[[ Supplied records, beginning ]]

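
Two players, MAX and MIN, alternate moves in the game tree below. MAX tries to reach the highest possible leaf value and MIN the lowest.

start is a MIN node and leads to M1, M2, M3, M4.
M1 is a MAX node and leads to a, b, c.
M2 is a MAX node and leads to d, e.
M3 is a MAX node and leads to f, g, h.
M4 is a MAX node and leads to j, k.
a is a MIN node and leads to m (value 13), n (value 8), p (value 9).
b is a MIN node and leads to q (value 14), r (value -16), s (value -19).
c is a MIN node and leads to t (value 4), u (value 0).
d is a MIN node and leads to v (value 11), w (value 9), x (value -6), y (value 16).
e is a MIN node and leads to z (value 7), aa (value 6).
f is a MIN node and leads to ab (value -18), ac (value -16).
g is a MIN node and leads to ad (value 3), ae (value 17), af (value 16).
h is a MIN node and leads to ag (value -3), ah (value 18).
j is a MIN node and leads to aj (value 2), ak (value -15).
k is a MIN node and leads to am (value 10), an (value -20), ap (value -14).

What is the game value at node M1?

a (MIN): min(13, 8, 9) = 8
b (MIN): min(14, -16, -19) = -19
c (MIN): min(4, 0) = 0
M1 (MAX): max(8, -19, 0) = 8

8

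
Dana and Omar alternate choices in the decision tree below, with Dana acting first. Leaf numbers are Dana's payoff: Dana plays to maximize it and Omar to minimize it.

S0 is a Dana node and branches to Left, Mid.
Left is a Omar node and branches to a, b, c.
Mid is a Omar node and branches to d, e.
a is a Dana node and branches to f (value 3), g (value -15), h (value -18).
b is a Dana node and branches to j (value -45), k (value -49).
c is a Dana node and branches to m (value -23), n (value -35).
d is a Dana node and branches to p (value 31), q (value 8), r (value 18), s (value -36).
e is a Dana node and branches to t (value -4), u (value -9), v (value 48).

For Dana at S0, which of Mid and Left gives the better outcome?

d (Dana): max(31, 8, 18, -36) = 31
e (Dana): max(-4, -9, 48) = 48
Mid (Omar): min(31, 48) = 31
a (Dana): max(3, -15, -18) = 3
b (Dana): max(-45, -49) = -45
c (Dana): max(-23, -35) = -23
Left (Omar): min(3, -45, -23) = -45
Dana prefers the higher value; Mid=31, Left=-45. Mid is better since 31 > -45.

Mid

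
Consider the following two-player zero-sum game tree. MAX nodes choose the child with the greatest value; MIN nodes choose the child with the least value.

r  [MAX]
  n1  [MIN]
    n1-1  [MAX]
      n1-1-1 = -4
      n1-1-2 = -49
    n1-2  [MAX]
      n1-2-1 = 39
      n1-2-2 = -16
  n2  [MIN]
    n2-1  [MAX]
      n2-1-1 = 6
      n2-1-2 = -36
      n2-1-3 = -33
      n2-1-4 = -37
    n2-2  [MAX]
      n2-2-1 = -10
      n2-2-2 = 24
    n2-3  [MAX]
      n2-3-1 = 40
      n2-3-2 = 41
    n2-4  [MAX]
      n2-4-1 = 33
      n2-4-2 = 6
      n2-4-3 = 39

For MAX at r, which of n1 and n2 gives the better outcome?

n2

n1-1 (MAX): max(-4, -49) = -4
n1-2 (MAX): max(39, -16) = 39
n1 (MIN): min(-4, 39) = -4
n2-1 (MAX): max(6, -36, -33, -37) = 6
n2-2 (MAX): max(-10, 24) = 24
n2-3 (MAX): max(40, 41) = 41
n2-4 (MAX): max(33, 6, 39) = 39
n2 (MIN): min(6, 24, 41, 39) = 6
MAX prefers the higher value; n1=-4, n2=6. n2 is better since 6 > -4.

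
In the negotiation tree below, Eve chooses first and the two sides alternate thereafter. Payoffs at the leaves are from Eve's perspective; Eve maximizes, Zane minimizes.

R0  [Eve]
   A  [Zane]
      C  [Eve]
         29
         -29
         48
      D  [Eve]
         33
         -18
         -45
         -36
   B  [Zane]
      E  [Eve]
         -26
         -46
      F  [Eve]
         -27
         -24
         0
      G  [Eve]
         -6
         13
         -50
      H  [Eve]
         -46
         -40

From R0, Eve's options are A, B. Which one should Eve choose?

C (Eve): max(29, -29, 48) = 48
D (Eve): max(33, -18, -45, -36) = 33
A (Zane): min(48, 33) = 33
E (Eve): max(-26, -46) = -26
F (Eve): max(-27, -24, 0) = 0
G (Eve): max(-6, 13, -50) = 13
H (Eve): max(-46, -40) = -40
B (Zane): min(-26, 0, 13, -40) = -40
R0 (Eve): max(33, -40) = 33
Eve at R0 wants the highest of {A=33, B=-40}, so chooses A.

A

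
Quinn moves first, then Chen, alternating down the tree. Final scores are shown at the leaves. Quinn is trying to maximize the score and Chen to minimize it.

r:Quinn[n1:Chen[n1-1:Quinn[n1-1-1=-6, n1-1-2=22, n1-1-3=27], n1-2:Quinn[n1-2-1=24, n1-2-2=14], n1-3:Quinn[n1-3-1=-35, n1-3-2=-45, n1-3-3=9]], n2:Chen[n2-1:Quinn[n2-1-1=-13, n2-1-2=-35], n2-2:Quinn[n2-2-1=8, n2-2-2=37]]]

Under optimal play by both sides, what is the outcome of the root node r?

9

n1-1 (Quinn): max(-6, 22, 27) = 27
n1-2 (Quinn): max(24, 14) = 24
n1-3 (Quinn): max(-35, -45, 9) = 9
n1 (Chen): min(27, 24, 9) = 9
n2-1 (Quinn): max(-13, -35) = -13
n2-2 (Quinn): max(8, 37) = 37
n2 (Chen): min(-13, 37) = -13
r (Quinn): max(9, -13) = 9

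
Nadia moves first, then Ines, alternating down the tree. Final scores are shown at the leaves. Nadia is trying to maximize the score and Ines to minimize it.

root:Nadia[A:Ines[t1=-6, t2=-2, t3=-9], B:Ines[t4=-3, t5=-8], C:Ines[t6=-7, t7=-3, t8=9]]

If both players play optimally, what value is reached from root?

-7

A (Ines): min(-6, -2, -9) = -9
B (Ines): min(-3, -8) = -8
C (Ines): min(-7, -3, 9) = -7
root (Nadia): max(-9, -8, -7) = -7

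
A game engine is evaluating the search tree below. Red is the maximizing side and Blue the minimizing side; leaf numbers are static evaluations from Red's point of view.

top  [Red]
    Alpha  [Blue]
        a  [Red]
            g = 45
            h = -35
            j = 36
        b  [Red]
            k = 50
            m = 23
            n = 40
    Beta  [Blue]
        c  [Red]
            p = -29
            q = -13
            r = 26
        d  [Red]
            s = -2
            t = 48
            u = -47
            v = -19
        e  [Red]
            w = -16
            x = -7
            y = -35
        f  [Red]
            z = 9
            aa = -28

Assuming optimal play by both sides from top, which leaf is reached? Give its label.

g

a (Red): max(45, -35, 36) = 45
b (Red): max(50, 23, 40) = 50
Alpha (Blue): min(45, 50) = 45
c (Red): max(-29, -13, 26) = 26
d (Red): max(-2, 48, -47, -19) = 48
e (Red): max(-16, -7, -35) = -7
f (Red): max(9, -28) = 9
Beta (Blue): min(26, 48, -7, 9) = -7
top (Red): max(45, -7) = 45
At top, Red picks Alpha (highest: 45).
At Alpha, Blue picks a (lowest: 45).
At a, Red picks g (highest: 45).
Terminal value 45.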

[[ Supplied records, end ]]

Your answer must be an exact copy of all the entries.

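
Two players, MAX and MIN, alternate moves in the game tree below. MAX tries to reach the highest possible leaf value and MIN the lowest.

start is a MIN node and leads to M1, M2, M3, M4.
M1 is a MAX node and leads to a, b, c.
M2 is a MAX node and leads to d, e.
M3 is a MAX node and leads to f, g, h.
M4 is a MAX node and leads to j, k.
a is a MIN node and leads to m (value 13), n (value 8), p (value 9).
b is a MIN node and leads to q (value 14), r (value -16), s (value -19).
c is a MIN node and leads to t (value 4), u (value 0).
d is a MIN node and leads to v (value 11), w (value 9), x (value -6), y (value 16).
e is a MIN node and leads to z (value 7), aa (value 6).
f is a MIN node and leads to ab (value -18), ac (value -16).
g is a MIN node and leads to ad (value 3), ae (value 17), af (value 16).
h is a MIN node and leads to ag (value -3), ah (value 18).
j is a MIN node and leads to aj (value 2), ak (value -15).
k is a MIN node and leads to am (value 10), an (value -20), ap (value -14).

What is the game value at node M1?

a (MIN): min(13, 8, 9) = 8
b (MIN): min(14, -16, -19) = -19
c (MIN): min(4, 0) = 0
M1 (MAX): max(8, -19, 0) = 8

8

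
Dana and Omar alternate choices in the decision tree below, with Dana acting first. Leaf numbers are Dana's payoff: Dana plays to maximize it and Omar to minimize it.

S0 is a Dana node and branches to Left, Mid.
Left is a Omar node and branches to a, b, c.
Mid is a Omar node and branches to d, e.
a is a Dana node and branches to f (value 3), g (value -15), h (value -18).
b is a Dana node and branches to j (value -45), k (value -49).
c is a Dana node and branches to m (value -23), n (value -35).
d is a Dana node and branches to p (value 31), q (value 8), r (value 18), s (value -36).
e is a Dana node and branches to t (value -4), u (value -9), v (value 48).

For Dana at S0, which of Mid and Left gives the better outcome?

d (Dana): max(31, 8, 18, -36) = 31
e (Dana): max(-4, -9, 48) = 48
Mid (Omar): min(31, 48) = 31
a (Dana): max(3, -15, -18) = 3
b (Dana): max(-45, -49) = -45
c (Dana): max(-23, -35) = -23
Left (Omar): min(3, -45, -23) = -45
Dana prefers the higher value; Mid=31, Left=-45. Mid is better since 31 > -45.

Mid

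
Consider the following two-player zero-sum game tree. MAX nodes choose the child with the greatest value; MIN nodes choose the child with the least value.

r  [MAX]
  n1  [MIN]
    n1-1  [MAX]
      n1-1-1 = -4
      n1-1-2 = -49
    n1-2  [MAX]
      n1-2-1 = 39
      n1-2-2 = -16
  n2  [MIN]
    n2-1  [MAX]
      n2-1-1 = 6
      n2-1-2 = -36
      n2-1-3 = -33
      n2-1-4 = -37
    n2-2  [MAX]
      n2-2-1 = -10
      n2-2-2 = 24
    n2-3  [MAX]
      n2-3-1 = 40
      n2-3-2 = 41
    n2-4  [MAX]
      n2-4-1 = 33
      n2-4-2 = 6
      n2-4-3 = 39

For MAX at r, which of n1 and n2 gives the better outcome?

n2

n1-1 (MAX): max(-4, -49) = -4
n1-2 (MAX): max(39, -16) = 39
n1 (MIN): min(-4, 39) = -4
n2-1 (MAX): max(6, -36, -33, -37) = 6
n2-2 (MAX): max(-10, 24) = 24
n2-3 (MAX): max(40, 41) = 41
n2-4 (MAX): max(33, 6, 39) = 39
n2 (MIN): min(6, 24, 41, 39) = 6
MAX prefers the higher value; n1=-4, n2=6. n2 is better since 6 > -4.

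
In the negotiation tree below, Eve chooses first and the two sides alternate thereafter. Payoffs at the leaves are from Eve's perspective; Eve maximizes, Zane minimizes.

R0  [Eve]
   A  [Zane]
      C  [Eve]
         29
         -29
         48
      D  [Eve]
         33
         -18
         -45
         -36
   B  [Zane]
      E  [Eve]
         -26
         -46
      F  [Eve]
         -27
         -24
         0
      G  [Eve]
         -6
         13
         -50
      H  [Eve]
         -46
         -40

From R0, Eve's options are A, B. Which one should Eve choose?

C (Eve): max(29, -29, 48) = 48
D (Eve): max(33, -18, -45, -36) = 33
A (Zane): min(48, 33) = 33
E (Eve): max(-26, -46) = -26
F (Eve): max(-27, -24, 0) = 0
G (Eve): max(-6, 13, -50) = 13
H (Eve): max(-46, -40) = -40
B (Zane): min(-26, 0, 13, -40) = -40
R0 (Eve): max(33, -40) = 33
Eve at R0 wants the highest of {A=33, B=-40}, so chooses A.

A

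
Quinn moves first, then Chen, alternating down the tree. Final scores are shown at the leaves. Quinn is trying to maximize the score and Chen to minimize it.

r:Quinn[n1:Chen[n1-1:Quinn[n1-1-1=-6, n1-1-2=22, n1-1-3=27], n1-2:Quinn[n1-2-1=24, n1-2-2=14], n1-3:Quinn[n1-3-1=-35, n1-3-2=-45, n1-3-3=9]], n2:Chen[n2-1:Quinn[n2-1-1=-13, n2-1-2=-35], n2-2:Quinn[n2-2-1=8, n2-2-2=37]]]

Under optimal play by both sides, what is the outcome of the root node r?

9

n1-1 (Quinn): max(-6, 22, 27) = 27
n1-2 (Quinn): max(24, 14) = 24
n1-3 (Quinn): max(-35, -45, 9) = 9
n1 (Chen): min(27, 24, 9) = 9
n2-1 (Quinn): max(-13, -35) = -13
n2-2 (Quinn): max(8, 37) = 37
n2 (Chen): min(-13, 37) = -13
r (Quinn): max(9, -13) = 9

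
Nadia moves first, then Ines, alternating down the tree. Final scores are shown at the leaves. Nadia is trying to maximize the score and Ines to minimize it.

root:Nadia[A:Ines[t1=-6, t2=-2, t3=-9], B:Ines[t4=-3, t5=-8], C:Ines[t6=-7, t7=-3, t8=9]]

If both players play optimally, what value is reached from root?

-7

A (Ines): min(-6, -2, -9) = -9
B (Ines): min(-3, -8) = -8
C (Ines): min(-7, -3, 9) = -7
root (Nadia): max(-9, -8, -7) = -7

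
A game engine is evaluating the search tree below. Red is the maximizing side and Blue the minimizing side; leaf numbers are static evaluations from Red's point of view.

top  [Red]
    Alpha  [Blue]
        a  [Red]
            g = 45
            h = -35
            j = 36
        b  [Red]
            k = 50
            m = 23
            n = 40
    Beta  [Blue]
        c  [Red]
            p = -29
            q = -13
            r = 26
        d  [Red]
            s = -2
            t = 48
            u = -47
            v = -19
        e  [Red]
            w = -16
            x = -7
            y = -35
        f  [Red]
            z = 9
            aa = -28

Assuming optimal play by both sides from top, which leaf is reached? Give its label.

g

a (Red): max(45, -35, 36) = 45
b (Red): max(50, 23, 40) = 50
Alpha (Blue): min(45, 50) = 45
c (Red): max(-29, -13, 26) = 26
d (Red): max(-2, 48, -47, -19) = 48
e (Red): max(-16, -7, -35) = -7
f (Red): max(9, -28) = 9
Beta (Blue): min(26, 48, -7, 9) = -7
top (Red): max(45, -7) = 45
At top, Red picks Alpha (highest: 45).
At Alpha, Blue picks a (lowest: 45).
At a, Red picks g (highest: 45).
Terminal value 45.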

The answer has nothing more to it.